The problem => From first line to last, the records below are to be duplicated exactly.

Supplied entries =>
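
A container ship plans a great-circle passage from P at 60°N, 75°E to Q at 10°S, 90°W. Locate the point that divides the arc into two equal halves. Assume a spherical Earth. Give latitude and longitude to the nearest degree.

The haversine formula gives a central angle δ ≈ 2.247 rad (128.8°) between the endpoints.
Interpolate at f = 1/2 with slerp weights a = sin((1−f)δ)/sin δ ≈ 1.156, b = sin(fδ)/sin δ ≈ 1.156.
p = a·p₁ + b·p₂ ≈ (0.150, -0.580, 0.801); φ = arcsin(p_z) ≈ 53.18°, λ = atan2(p_y, p_x) ≈ -75.54°.

≈ 53°N, 76°W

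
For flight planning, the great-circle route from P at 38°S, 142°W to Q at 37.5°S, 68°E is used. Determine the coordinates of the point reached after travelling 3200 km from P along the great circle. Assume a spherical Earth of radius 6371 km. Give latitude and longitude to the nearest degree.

From cos δ = sin φ₁ sin φ₂ + cos φ₁ cos φ₂ cos Δλ, the central angle is δ ≈ 1.738 rad (99.6°). The total great-circle distance is δ·R ≈ 1.738 × 6371 ≈ 11074 km, so the target fraction is f = 3200/11074 ≈ 0.289.
Interpolate at f ≈ 0.289 with slerp weights a = sin((1−f)δ)/sin δ ≈ 0.958, b = sin(fδ)/sin δ ≈ 0.488.
p = a·p₁ + b·p₂ ≈ (-0.450, -0.106, -0.887); φ = arcsin(p_z) ≈ -62.49°, λ = atan2(p_y, p_x) ≈ -166.79°.

≈ 62°S, 167°W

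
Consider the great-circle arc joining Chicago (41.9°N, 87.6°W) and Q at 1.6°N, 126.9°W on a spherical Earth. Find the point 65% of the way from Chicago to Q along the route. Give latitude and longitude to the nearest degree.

≈ 17°N, 116°W

Write both endpoints as unit vectors p₁, p₂ with components (cos φ cos λ, cos φ sin λ, sin φ).
The central angle between the endpoints is δ = arccos(p₁·p₂) ≈ 0.934 rad (53.5°).
Interpolate at f = 0.65 with slerp weights a = sin((1−f)δ)/sin δ ≈ 0.399, b = sin(fδ)/sin δ ≈ 0.710.
p = a·p₁ + b·p₂ ≈ (-0.413, -0.864, 0.287); φ = arcsin(p_z) ≈ 16.65°, λ = atan2(p_y, p_x) ≈ -115.57°.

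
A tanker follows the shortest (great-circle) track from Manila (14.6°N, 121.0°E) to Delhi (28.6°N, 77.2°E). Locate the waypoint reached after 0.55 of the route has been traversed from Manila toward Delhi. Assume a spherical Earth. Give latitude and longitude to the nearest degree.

Write both endpoints as unit vectors p₁, p₂ with components (cos φ cos λ, cos φ sin λ, sin φ).
The central angle between the endpoints is δ = arccos(p₁·p₂) ≈ 0.747 rad (42.8°).
Interpolate at f = 0.55 with slerp weights a = sin((1−f)δ)/sin δ ≈ 0.485, b = sin(fδ)/sin δ ≈ 0.588.
p = a·p₁ + b·p₂ ≈ (-0.128, 0.906, 0.404); φ = arcsin(p_z) ≈ 23.81°, λ = atan2(p_y, p_x) ≈ 98.02°.

≈ (24°N, 98°E)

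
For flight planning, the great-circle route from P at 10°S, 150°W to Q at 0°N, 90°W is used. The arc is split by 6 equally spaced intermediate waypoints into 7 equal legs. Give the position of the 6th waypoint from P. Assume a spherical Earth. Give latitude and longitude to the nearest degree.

Convert each endpoint to a unit vector on the sphere (x = cos φ cos λ, y = cos φ sin λ, z = sin φ).
The central angle between the endpoints is δ = arccos(p₁·p₂) ≈ 1.056 rad (60.5°).
Interpolate at f = 6/7 with slerp weights a = sin((1−f)δ)/sin δ ≈ 0.173, b = sin(fδ)/sin δ ≈ 0.904.
p = a·p₁ + b·p₂ ≈ (-0.147, -0.989, -0.030); φ = arcsin(p_z) ≈ -1.72°, λ = atan2(p_y, p_x) ≈ -98.47°.

≈ 2°S, 98°W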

Written solution =>
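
A container ship plans a great-circle passage from P at 60°N, 75°E to Q at 10°S, 90°W. Locate the point that divides the arc into two equal halves. Assume a spherical Earth. Give latitude and longitude to the nearest degree.

The haversine formula gives a central angle δ ≈ 2.247 rad (128.8°) between the endpoints.
Interpolate at f = 1/2 with slerp weights a = sin((1−f)δ)/sin δ ≈ 1.156, b = sin(fδ)/sin δ ≈ 1.156.
p = a·p₁ + b·p₂ ≈ (0.150, -0.580, 0.801); φ = arcsin(p_z) ≈ 53.18°, λ = atan2(p_y, p_x) ≈ -75.54°.

≈ 53°N, 76°W

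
For flight planning, the great-circle route from P at 38°S, 142°W to Q at 37.5°S, 68°E is used. Determine the coordinates of the point reached after travelling 3200 km from P along the great circle. Assume a spherical Earth of radius 6371 km. Give latitude and longitude to the nearest degree.

From cos δ = sin φ₁ sin φ₂ + cos φ₁ cos φ₂ cos Δλ, the central angle is δ ≈ 1.738 rad (99.6°). The total great-circle distance is δ·R ≈ 1.738 × 6371 ≈ 11074 km, so the target fraction is f = 3200/11074 ≈ 0.289.
Interpolate at f ≈ 0.289 with slerp weights a = sin((1−f)δ)/sin δ ≈ 0.958, b = sin(fδ)/sin δ ≈ 0.488.
p = a·p₁ + b·p₂ ≈ (-0.450, -0.106, -0.887); φ = arcsin(p_z) ≈ -62.49°, λ = atan2(p_y, p_x) ≈ -166.79°.

≈ 62°S, 167°W

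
Consider the great-circle arc joining Chicago (41.9°N, 87.6°W) and Q at 1.6°N, 126.9°W on a spherical Earth. Find the point 65% of the way from Chicago to Q along the route. Give latitude and longitude to the nearest degree.

≈ 17°N, 116°W

Write both endpoints as unit vectors p₁, p₂ with components (cos φ cos λ, cos φ sin λ, sin φ).
The central angle between the endpoints is δ = arccos(p₁·p₂) ≈ 0.934 rad (53.5°).
Interpolate at f = 0.65 with slerp weights a = sin((1−f)δ)/sin δ ≈ 0.399, b = sin(fδ)/sin δ ≈ 0.710.
p = a·p₁ + b·p₂ ≈ (-0.413, -0.864, 0.287); φ = arcsin(p_z) ≈ 16.65°, λ = atan2(p_y, p_x) ≈ -115.57°.

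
A tanker follows the shortest (great-circle) track from Manila (14.6°N, 121.0°E) to Delhi (28.6°N, 77.2°E). Locate the waypoint reached after 0.55 of the route has been traversed from Manila toward Delhi. Assume a spherical Earth. Give latitude and longitude to the nearest degree.

Write both endpoints as unit vectors p₁, p₂ with components (cos φ cos λ, cos φ sin λ, sin φ).
The central angle between the endpoints is δ = arccos(p₁·p₂) ≈ 0.747 rad (42.8°).
Interpolate at f = 0.55 with slerp weights a = sin((1−f)δ)/sin δ ≈ 0.485, b = sin(fδ)/sin δ ≈ 0.588.
p = a·p₁ + b·p₂ ≈ (-0.128, 0.906, 0.404); φ = arcsin(p_z) ≈ 23.81°, λ = atan2(p_y, p_x) ≈ 98.02°.

≈ (24°N, 98°E)

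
For flight planning, the great-circle route from P at 10°S, 150°W to Q at 0°N, 90°W is used. The arc is split by 6 equally spaced intermediate waypoints into 7 equal legs. Give the position of the 6th waypoint from P. Assume a spherical Earth. Give latitude and longitude to the nearest degree.

Convert each endpoint to a unit vector on the sphere (x = cos φ cos λ, y = cos φ sin λ, z = sin φ).
The central angle between the endpoints is δ = arccos(p₁·p₂) ≈ 1.056 rad (60.5°).
Interpolate at f = 6/7 with slerp weights a = sin((1−f)δ)/sin δ ≈ 0.173, b = sin(fδ)/sin δ ≈ 0.904.
p = a·p₁ + b·p₂ ≈ (-0.147, -0.989, -0.030); φ = arcsin(p_z) ≈ -1.72°, λ = atan2(p_y, p_x) ≈ -98.47°.

≈ 2°S, 98°W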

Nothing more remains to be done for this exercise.